WHAT IS EXPECTED:
Where does the word "residues" occur in the data below? Copy each line that holds it.

....

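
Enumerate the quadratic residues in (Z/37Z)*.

Square k = 1,…,18 (k and 37−k give the same square):
1²=1, 2²=4, 3²=9, 4²=16, 5²=25, 6²=36, 7²≡12, 8²≡27, 9²≡7, 10²≡26, 11²≡10, 12²≡33, 13²≡21, 14²≡11, 15²≡3, 16²≡34, 17²≡30, 18²≡28 (mod 37).
So the quadratic residues mod 37 are {1, 3, 4, 7, 9, 10, 11, 12, 16, 21, 25, 26, 27, 28, 30, 33, 34, 36}.

1, 3, 4, 7, 9, 10, 11, 12, 16, 21, 25, 26, 27, 28, 30, 33, 34, 36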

....

SOLUTION FOR THIS TASK:
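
Enumerate the quadratic residues in (Z/37Z)*.
So the quadratic residues mod 37 are {1, 3, 4, 7, 9, 10, 11, 12, 16, 21, 25, 26, 27, 28, 30, 33, 34, 36}.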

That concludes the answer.